REQUIRED ACTION
Given the entries that follow, write out exactly the lines starting at the one containing "- Start state: r0" and ending at the one containing "δ(q2, □) = (q0, 1, L)", both ends included, and only those.

┌─ THE INPUT

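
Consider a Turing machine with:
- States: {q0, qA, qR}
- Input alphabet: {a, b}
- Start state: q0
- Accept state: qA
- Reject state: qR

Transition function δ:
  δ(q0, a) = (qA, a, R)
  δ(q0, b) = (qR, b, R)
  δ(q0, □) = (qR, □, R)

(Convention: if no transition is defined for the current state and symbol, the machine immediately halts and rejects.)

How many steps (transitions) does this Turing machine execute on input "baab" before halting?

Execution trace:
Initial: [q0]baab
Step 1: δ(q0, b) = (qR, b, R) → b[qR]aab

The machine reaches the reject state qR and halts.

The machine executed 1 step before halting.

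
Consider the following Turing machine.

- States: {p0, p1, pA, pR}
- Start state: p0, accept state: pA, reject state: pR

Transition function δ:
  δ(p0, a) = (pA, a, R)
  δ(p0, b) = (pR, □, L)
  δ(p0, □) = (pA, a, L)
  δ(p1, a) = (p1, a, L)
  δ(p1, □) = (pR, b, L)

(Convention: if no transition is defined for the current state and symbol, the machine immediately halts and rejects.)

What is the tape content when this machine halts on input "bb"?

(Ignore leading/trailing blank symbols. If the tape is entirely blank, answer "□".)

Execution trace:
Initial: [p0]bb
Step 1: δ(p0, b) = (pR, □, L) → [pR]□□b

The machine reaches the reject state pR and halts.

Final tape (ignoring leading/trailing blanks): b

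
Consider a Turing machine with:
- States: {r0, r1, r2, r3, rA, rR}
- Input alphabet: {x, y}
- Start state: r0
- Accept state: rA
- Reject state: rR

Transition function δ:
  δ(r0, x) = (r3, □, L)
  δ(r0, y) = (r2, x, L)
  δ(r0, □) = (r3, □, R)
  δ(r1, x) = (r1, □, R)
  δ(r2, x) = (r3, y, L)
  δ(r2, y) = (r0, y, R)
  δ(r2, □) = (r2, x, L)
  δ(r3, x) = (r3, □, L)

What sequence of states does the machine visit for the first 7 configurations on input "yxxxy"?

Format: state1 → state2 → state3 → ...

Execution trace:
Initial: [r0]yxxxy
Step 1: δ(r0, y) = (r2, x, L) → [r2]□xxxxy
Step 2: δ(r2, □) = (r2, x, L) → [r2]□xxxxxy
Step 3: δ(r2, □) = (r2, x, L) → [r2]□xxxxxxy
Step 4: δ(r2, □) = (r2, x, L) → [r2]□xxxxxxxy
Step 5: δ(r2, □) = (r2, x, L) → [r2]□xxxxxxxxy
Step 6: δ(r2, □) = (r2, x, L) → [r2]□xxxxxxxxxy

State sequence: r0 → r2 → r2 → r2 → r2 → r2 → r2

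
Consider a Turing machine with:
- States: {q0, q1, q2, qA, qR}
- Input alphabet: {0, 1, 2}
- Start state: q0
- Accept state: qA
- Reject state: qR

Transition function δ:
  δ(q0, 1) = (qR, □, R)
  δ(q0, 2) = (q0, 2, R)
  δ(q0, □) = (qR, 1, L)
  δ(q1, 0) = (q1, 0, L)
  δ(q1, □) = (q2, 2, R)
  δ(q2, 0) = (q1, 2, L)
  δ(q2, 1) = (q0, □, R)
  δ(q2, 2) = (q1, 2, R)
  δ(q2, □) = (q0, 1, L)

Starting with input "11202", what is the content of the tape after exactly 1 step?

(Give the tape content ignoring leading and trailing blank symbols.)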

└─

RESPONSE AREA
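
- Start state: r0
- Accept state: rA
- Reject state: rR

Transition function δ:
  δ(r0, x) = (r3, □, L)
  δ(r0, y) = (r2, x, L)
  δ(r0, □) = (r3, □, R)
  δ(r1, x) = (r1, □, R)
  δ(r2, x) = (r3, y, L)
  δ(r2, y) = (r0, y, R)
  δ(r2, □) = (r2, x, L)
  δ(r3, x) = (r3, □, L)

What sequence of states does the machine visit for the first 7 configurations on input "yxxxy"?

Format: state1 → state2 → state3 → ...

Execution trace:
Initial: [r0]yxxxy
Step 1: δ(r0, y) = (r2, x, L) → [r2]□xxxxy
Step 2: δ(r2, □) = (r2, x, L) → [r2]□xxxxxy
Step 3: δ(r2, □) = (r2, x, L) → [r2]□xxxxxxy
Step 4: δ(r2, □) = (r2, x, L) → [r2]□xxxxxxxy
Step 5: δ(r2, □) = (r2, x, L) → [r2]□xxxxxxxxy
Step 6: δ(r2, □) = (r2, x, L) → [r2]□xxxxxxxxxy

State sequence: r0 → r2 → r2 → r2 → r2 → r2 → r2

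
Consider a Turing machine with:
- States: {q0, q1, q2, qA, qR}
- Input alphabet: {0, 1, 2}
- Start state: q0
- Accept state: qA
- Reject state: qR

Transition function δ:
  δ(q0, 1) = (qR, □, R)
  δ(q0, 2) = (q0, 2, R)
  δ(q0, □) = (qR, 1, L)
  δ(q1, 0) = (q1, 0, L)
  δ(q1, □) = (q2, 2, R)
  δ(q2, 0) = (q1, 2, L)
  δ(q2, 1) = (q0, □, R)
  δ(q2, 2) = (q1, 2, R)
  δ(q2, □) = (q0, 1, L)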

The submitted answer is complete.